#### Exercise input ####
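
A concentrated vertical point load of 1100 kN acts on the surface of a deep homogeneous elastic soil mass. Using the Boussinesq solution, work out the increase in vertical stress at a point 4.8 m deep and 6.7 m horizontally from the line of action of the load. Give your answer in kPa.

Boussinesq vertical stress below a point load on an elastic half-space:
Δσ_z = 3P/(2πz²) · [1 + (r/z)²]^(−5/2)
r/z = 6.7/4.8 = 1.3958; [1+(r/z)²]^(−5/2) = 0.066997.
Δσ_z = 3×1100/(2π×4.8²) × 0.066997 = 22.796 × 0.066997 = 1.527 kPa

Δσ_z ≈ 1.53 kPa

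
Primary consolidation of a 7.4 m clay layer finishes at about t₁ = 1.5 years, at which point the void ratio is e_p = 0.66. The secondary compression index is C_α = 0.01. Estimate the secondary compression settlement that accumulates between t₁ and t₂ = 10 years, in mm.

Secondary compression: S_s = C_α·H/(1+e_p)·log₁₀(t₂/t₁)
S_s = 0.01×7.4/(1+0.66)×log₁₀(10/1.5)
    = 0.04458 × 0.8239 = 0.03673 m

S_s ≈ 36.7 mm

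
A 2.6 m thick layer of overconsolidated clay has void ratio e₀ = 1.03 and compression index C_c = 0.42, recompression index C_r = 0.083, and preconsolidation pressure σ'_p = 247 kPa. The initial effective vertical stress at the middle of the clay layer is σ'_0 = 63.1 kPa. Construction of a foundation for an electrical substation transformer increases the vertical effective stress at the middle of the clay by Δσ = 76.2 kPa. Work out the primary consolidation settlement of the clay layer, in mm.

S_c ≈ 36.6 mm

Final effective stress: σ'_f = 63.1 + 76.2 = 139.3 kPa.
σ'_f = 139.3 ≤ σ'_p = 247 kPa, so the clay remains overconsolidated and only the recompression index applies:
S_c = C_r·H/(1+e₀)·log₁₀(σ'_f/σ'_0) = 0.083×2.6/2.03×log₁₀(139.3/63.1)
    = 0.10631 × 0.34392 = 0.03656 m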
####
* The problem
Give all of the entries again, word for word.

* Solution
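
A concentrated vertical point load of 1100 kN acts on the surface of a deep homogeneous elastic soil mass. Using the Boussinesq solution, work out the increase in vertical stress at a point 4.8 m deep and 6.7 m horizontally from the line of action of the load. Give your answer in kPa.

Boussinesq vertical stress below a point load on an elastic half-space:
Δσ_z = 3P/(2πz²) · [1 + (r/z)²]^(−5/2)
r/z = 6.7/4.8 = 1.3958; [1+(r/z)²]^(−5/2) = 0.066997.
Δσ_z = 3×1100/(2π×4.8²) × 0.066997 = 22.796 × 0.066997 = 1.527 kPa

Δσ_z ≈ 1.53 kPa

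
Primary consolidation of a 7.4 m clay layer finishes at about t₁ = 1.5 years, at which point the void ratio is e_p = 0.66. The secondary compression index is C_α = 0.01. Estimate the secondary compression settlement that accumulates between t₁ and t₂ = 10 years, in mm.

Secondary compression: S_s = C_α·H/(1+e_p)·log₁₀(t₂/t₁)
S_s = 0.01×7.4/(1+0.66)×log₁₀(10/1.5)
    = 0.04458 × 0.8239 = 0.03673 m

S_s ≈ 36.7 mm

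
A 2.6 m thick layer of overconsolidated clay has void ratio e₀ = 1.03 and compression index C_c = 0.42, recompression index C_r = 0.083, and preconsolidation pressure σ'_p = 247 kPa. The initial effective vertical stress at the middle of the clay layer is σ'_0 = 63.1 kPa. Construction of a foundation for an electrical substation transformer increases the vertical effective stress at the middle of the clay by Δσ = 76.2 kPa. Work out the primary consolidation settlement of the clay layer, in mm.

S_c ≈ 36.6 mm

Final effective stress: σ'_f = 63.1 + 76.2 = 139.3 kPa.
σ'_f = 139.3 ≤ σ'_p = 247 kPa, so the clay remains overconsolidated and only the recompression index applies:
S_c = C_r·H/(1+e₀)·log₁₀(σ'_f/σ'_0) = 0.083×2.6/2.03×log₁₀(139.3/63.1)
    = 0.10631 × 0.34392 = 0.03656 m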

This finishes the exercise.